Every entry needs to be duplicated exactly.

(Collected data)
Start of Block

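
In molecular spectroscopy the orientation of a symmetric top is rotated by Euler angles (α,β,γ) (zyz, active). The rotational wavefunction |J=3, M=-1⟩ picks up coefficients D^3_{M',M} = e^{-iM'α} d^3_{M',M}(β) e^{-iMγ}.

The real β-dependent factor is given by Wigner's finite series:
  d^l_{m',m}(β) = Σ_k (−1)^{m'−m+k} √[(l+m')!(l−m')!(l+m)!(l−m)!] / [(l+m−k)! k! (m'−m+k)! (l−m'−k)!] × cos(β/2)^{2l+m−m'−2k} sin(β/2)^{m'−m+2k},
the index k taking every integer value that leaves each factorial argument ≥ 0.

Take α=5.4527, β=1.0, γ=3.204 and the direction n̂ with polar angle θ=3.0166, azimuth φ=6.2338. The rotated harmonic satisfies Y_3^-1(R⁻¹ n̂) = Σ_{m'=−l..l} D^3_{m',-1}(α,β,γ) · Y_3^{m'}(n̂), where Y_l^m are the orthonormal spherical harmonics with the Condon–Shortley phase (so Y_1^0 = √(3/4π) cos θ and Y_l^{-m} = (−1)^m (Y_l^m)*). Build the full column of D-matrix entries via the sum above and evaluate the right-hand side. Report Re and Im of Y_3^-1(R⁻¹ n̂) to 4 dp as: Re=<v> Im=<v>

Re=-0.0187 Im=0.0007

Need the full column D^3_{m',-1} for m'=−3..3 at α=5.4527, β=1.0, γ=3.204.
cos(β/2)=0.877583, sin(β/2)=0.479426
d^3_{-3,-1}: single k=2 term ⇒ +0.528007;  D = +0.399544+0.345191i
d^3_{-2,-1}: k∈[1..2] ⇒ +0.789153 -0.471040 = +0.318113;  D = +0.008832+0.317991i
d^3_{-1,-1}: k∈[0..2] ⇒ +0.456802 -1.090647 +0.244125 = -0.389720;  D = +0.280305-0.270760i
d^3_{0,-1}: k∈[0..2] ⇒ -0.864474 +0.773997 -0.076999 = -0.167475;  D = +0.167149+0.010445i
d^3_{1,-1}: k∈[0..2] ⇒ +0.817985 -0.325500 +0.012143 = +0.504629;  D = -0.316484-0.393050i
d^3_{2,-1}: k∈[0..1] ⇒ -0.471040 +0.070290 = -0.400750;  D = -0.060910+0.396094i
d^3_{3,-1}: single k=0 term ⇒ +0.157582;  D = +0.131140-0.087375i
Y_3^{m'}(θ=3.0166,φ=6.2338) and Σ D·Y over m':
  (+0.3995+0.3452i)·(+0.0008+0.0001i)  (+0.0088+0.3180i)·(-0.0157-0.0016i)  (+0.2803-0.2708i)·(+0.1578+0.0078i)  (+0.1671+0.0104i)·(-0.7118+0.0000i)  (-0.3165-0.3930i)·(-0.1578+0.0078i)  (-0.0609+0.3961i)·(-0.0157+0.0016i)  (+0.1311-0.0874i)·(-0.0008+0.0001i)
Y_3^-1(R⁻¹ n̂) = -0.018717+0.000687i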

End of Block

Task result:
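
In molecular spectroscopy the orientation of a symmetric top is rotated by Euler angles (α,β,γ) (zyz, active). The rotational wavefunction |J=3, M=-1⟩ picks up coefficients D^3_{M',M} = e^{-iM'α} d^3_{M',M}(β) e^{-iMγ}.

The real β-dependent factor is given by Wigner's finite series:
  d^l_{m',m}(β) = Σ_k (−1)^{m'−m+k} √[(l+m')!(l−m')!(l+m)!(l−m)!] / [(l+m−k)! k! (m'−m+k)! (l−m'−k)!] × cos(β/2)^{2l+m−m'−2k} sin(β/2)^{m'−m+2k},
the index k taking every integer value that leaves each factorial argument ≥ 0.

Take α=5.4527, β=1.0, γ=3.204 and the direction n̂ with polar angle θ=3.0166, azimuth φ=6.2338. The rotated harmonic satisfies Y_3^-1(R⁻¹ n̂) = Σ_{m'=−l..l} D^3_{m',-1}(α,β,γ) · Y_3^{m'}(n̂), where Y_l^m are the orthonormal spherical harmonics with the Condon–Shortley phase (so Y_1^0 = √(3/4π) cos θ and Y_l^{-m} = (−1)^m (Y_l^m)*). Build the full column of D-matrix entries via the sum above and evaluate the right-hand side. Report Re and Im of Y_3^-1(R⁻¹ n̂) to 4 dp as: Re=<v> Im=<v>

Re=-0.0187 Im=0.0007

Need the full column D^3_{m',-1} for m'=−3..3 at α=5.4527, β=1.0, γ=3.204.
cos(β/2)=0.877583, sin(β/2)=0.479426
d^3_{-3,-1}: single k=2 term ⇒ +0.528007;  D = +0.399544+0.345191i
d^3_{-2,-1}: k∈[1..2] ⇒ +0.789153 -0.471040 = +0.318113;  D = +0.008832+0.317991i
d^3_{-1,-1}: k∈[0..2] ⇒ +0.456802 -1.090647 +0.244125 = -0.389720;  D = +0.280305-0.270760i
d^3_{0,-1}: k∈[0..2] ⇒ -0.864474 +0.773997 -0.076999 = -0.167475;  D = +0.167149+0.010445i
d^3_{1,-1}: k∈[0..2] ⇒ +0.817985 -0.325500 +0.012143 = +0.504629;  D = -0.316484-0.393050i
d^3_{2,-1}: k∈[0..1] ⇒ -0.471040 +0.070290 = -0.400750;  D = -0.060910+0.396094i
d^3_{3,-1}: single k=0 term ⇒ +0.157582;  D = +0.131140-0.087375i
Y_3^{m'}(θ=3.0166,φ=6.2338) and Σ D·Y over m':
  (+0.3995+0.3452i)·(+0.0008+0.0001i)  (+0.0088+0.3180i)·(-0.0157-0.0016i)  (+0.2803-0.2708i)·(+0.1578+0.0078i)  (+0.1671+0.0104i)·(-0.7118+0.0000i)  (-0.3165-0.3930i)·(-0.1578+0.0078i)  (-0.0609+0.3961i)·(-0.0157+0.0016i)  (+0.1311-0.0874i)·(-0.0008+0.0001i)
Y_3^-1(R⁻¹ n̂) = -0.018717+0.000687i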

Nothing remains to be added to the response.